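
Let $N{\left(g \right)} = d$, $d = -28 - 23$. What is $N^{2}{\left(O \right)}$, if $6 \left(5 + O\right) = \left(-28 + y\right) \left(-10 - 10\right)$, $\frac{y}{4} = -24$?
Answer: $2601$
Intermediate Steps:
$y = -96$ ($y = 4 \left(-24\right) = -96$)
$d = -51$ ($d = -28 - 23 = -51$)
$O = \frac{1225}{3}$ ($O = -5 + \frac{\left(-28 - 96\right) \left(-10 - 10\right)}{6} = -5 + \frac{\left(-124\right) \left(-20\right)}{6} = -5 + \frac{1}{6} \cdot 2480 = -5 + \frac{1240}{3} = \frac{1225}{3} \approx 408.33$)
$N{\left(g \right)} = -51$
$N^{2}{\left(O \right)} = \left(-51\right)^{2} = 2601$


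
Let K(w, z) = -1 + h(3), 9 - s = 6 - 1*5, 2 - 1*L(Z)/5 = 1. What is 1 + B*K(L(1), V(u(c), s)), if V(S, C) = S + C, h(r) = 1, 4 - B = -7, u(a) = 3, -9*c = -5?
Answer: 1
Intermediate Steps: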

- [Work task]: Transcribe the whole listing above exactly, leaving nothing out.

- [Result]:
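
Let $N{\left(g \right)} = d$, $d = -28 - 23$. What is $N^{2}{\left(O \right)}$, if $6 \left(5 + O\right) = \left(-28 + y\right) \left(-10 - 10\right)$, $\frac{y}{4} = -24$?
Answer: $2601$
Intermediate Steps:
$y = -96$ ($y = 4 \left(-24\right) = -96$)
$d = -51$ ($d = -28 - 23 = -51$)
$O = \frac{1225}{3}$ ($O = -5 + \frac{\left(-28 - 96\right) \left(-10 - 10\right)}{6} = -5 + \frac{\left(-124\right) \left(-20\right)}{6} = -5 + \frac{1}{6} \cdot 2480 = -5 + \frac{1240}{3} = \frac{1225}{3} \approx 408.33$)
$N{\left(g \right)} = -51$
$N^{2}{\left(O \right)} = \left(-51\right)^{2} = 2601$


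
Let K(w, z) = -1 + h(3), 9 - s = 6 - 1*5, 2 - 1*L(Z)/5 = 1. What is 1 + B*K(L(1), V(u(c), s)), if V(S, C) = S + C, h(r) = 1, 4 - B = -7, u(a) = 3, -9*c = -5?
Answer: 1
Intermediate Steps: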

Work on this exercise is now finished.